■ RECORDS ■
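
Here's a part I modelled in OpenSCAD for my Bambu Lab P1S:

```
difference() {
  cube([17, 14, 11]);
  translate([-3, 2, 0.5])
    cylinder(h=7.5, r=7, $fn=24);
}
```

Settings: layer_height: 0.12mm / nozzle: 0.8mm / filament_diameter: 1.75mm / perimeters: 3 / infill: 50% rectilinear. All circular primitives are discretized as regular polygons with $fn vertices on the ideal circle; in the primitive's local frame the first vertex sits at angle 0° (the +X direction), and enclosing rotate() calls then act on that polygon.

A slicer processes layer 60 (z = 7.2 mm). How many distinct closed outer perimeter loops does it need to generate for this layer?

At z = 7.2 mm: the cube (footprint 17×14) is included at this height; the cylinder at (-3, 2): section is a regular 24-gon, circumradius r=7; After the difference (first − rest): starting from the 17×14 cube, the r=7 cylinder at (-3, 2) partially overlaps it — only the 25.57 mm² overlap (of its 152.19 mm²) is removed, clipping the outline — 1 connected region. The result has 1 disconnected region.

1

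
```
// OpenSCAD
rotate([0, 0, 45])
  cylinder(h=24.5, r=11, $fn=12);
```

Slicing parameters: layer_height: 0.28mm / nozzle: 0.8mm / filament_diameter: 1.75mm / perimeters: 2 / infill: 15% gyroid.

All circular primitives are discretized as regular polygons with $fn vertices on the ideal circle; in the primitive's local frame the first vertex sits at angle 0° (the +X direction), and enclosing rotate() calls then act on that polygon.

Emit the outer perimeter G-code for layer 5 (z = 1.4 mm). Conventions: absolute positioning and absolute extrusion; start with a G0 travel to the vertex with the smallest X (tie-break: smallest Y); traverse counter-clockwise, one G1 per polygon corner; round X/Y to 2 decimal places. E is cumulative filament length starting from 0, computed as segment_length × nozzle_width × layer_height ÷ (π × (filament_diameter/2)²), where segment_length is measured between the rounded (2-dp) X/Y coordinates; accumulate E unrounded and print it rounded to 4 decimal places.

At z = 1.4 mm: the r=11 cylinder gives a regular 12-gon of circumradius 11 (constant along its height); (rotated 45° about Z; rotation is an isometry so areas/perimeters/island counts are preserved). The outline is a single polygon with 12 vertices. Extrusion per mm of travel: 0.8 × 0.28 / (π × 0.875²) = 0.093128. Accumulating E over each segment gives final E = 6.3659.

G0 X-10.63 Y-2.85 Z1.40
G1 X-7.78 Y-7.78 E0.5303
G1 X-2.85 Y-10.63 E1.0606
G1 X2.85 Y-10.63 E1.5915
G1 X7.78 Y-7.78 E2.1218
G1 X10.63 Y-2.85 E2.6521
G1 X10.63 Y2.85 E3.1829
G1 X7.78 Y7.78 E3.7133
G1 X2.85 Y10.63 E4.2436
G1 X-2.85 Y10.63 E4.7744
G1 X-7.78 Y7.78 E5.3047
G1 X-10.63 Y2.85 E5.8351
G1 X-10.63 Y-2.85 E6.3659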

■ WHAT THE EXERCISE ASKS ■
The full listing above needs to be transcribed exactly.

■ OUTPUT BELOW ■
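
Here's a part I modelled in OpenSCAD for my Bambu Lab P1S:

```
difference() {
  cube([17, 14, 11]);
  translate([-3, 2, 0.5])
    cylinder(h=7.5, r=7, $fn=24);
}
```

Settings: layer_height: 0.12mm / nozzle: 0.8mm / filament_diameter: 1.75mm / perimeters: 3 / infill: 50% rectilinear. All circular primitives are discretized as regular polygons with $fn vertices on the ideal circle; in the primitive's local frame the first vertex sits at angle 0° (the +X direction), and enclosing rotate() calls then act on that polygon.

A slicer processes layer 60 (z = 7.2 mm). How many distinct closed outer perimeter loops does it need to generate for this layer?

At z = 7.2 mm: the cube (footprint 17×14) is included at this height; the cylinder at (-3, 2): section is a regular 24-gon, circumradius r=7; After the difference (first − rest): starting from the 17×14 cube, the r=7 cylinder at (-3, 2) partially overlaps it — only the 25.57 mm² overlap (of its 152.19 mm²) is removed, clipping the outline — 1 connected region. The result has 1 disconnected region.

1

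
```
// OpenSCAD
rotate([0, 0, 45])
  cylinder(h=24.5, r=11, $fn=12);
```

Slicing parameters: layer_height: 0.28mm / nozzle: 0.8mm / filament_diameter: 1.75mm / perimeters: 2 / infill: 15% gyroid.

All circular primitives are discretized as regular polygons with $fn vertices on the ideal circle; in the primitive's local frame the first vertex sits at angle 0° (the +X direction), and enclosing rotate() calls then act on that polygon.

Emit the outer perimeter G-code for layer 5 (z = 1.4 mm). Conventions: absolute positioning and absolute extrusion; start with a G0 travel to the vertex with the smallest X (tie-break: smallest Y); traverse counter-clockwise, one G1 per polygon corner; round X/Y to 2 decimal places. E is cumulative filament length starting from 0, computed as segment_length × nozzle_width × layer_height ÷ (π × (filament_diameter/2)²), where segment_length is measured between the rounded (2-dp) X/Y coordinates; accumulate E unrounded and print it rounded to 4 decimal places.

At z = 1.4 mm: the r=11 cylinder gives a regular 12-gon of circumradius 11 (constant along its height); (rotated 45° about Z; rotation is an isometry so areas/perimeters/island counts are preserved). The outline is a single polygon with 12 vertices. Extrusion per mm of travel: 0.8 × 0.28 / (π × 0.875²) = 0.093128. Accumulating E over each segment gives final E = 6.3659.

G0 X-10.63 Y-2.85 Z1.40
G1 X-7.78 Y-7.78 E0.5303
G1 X-2.85 Y-10.63 E1.0606
G1 X2.85 Y-10.63 E1.5915
G1 X7.78 Y-7.78 E2.1218
G1 X10.63 Y-2.85 E2.6521
G1 X10.63 Y2.85 E3.1829
G1 X7.78 Y7.78 E3.7133
G1 X2.85 Y10.63 E4.2436
G1 X-2.85 Y10.63 E4.7744
G1 X-7.78 Y7.78 E5.3047
G1 X-10.63 Y2.85 E5.8351
G1 X-10.63 Y-2.85 E6.3659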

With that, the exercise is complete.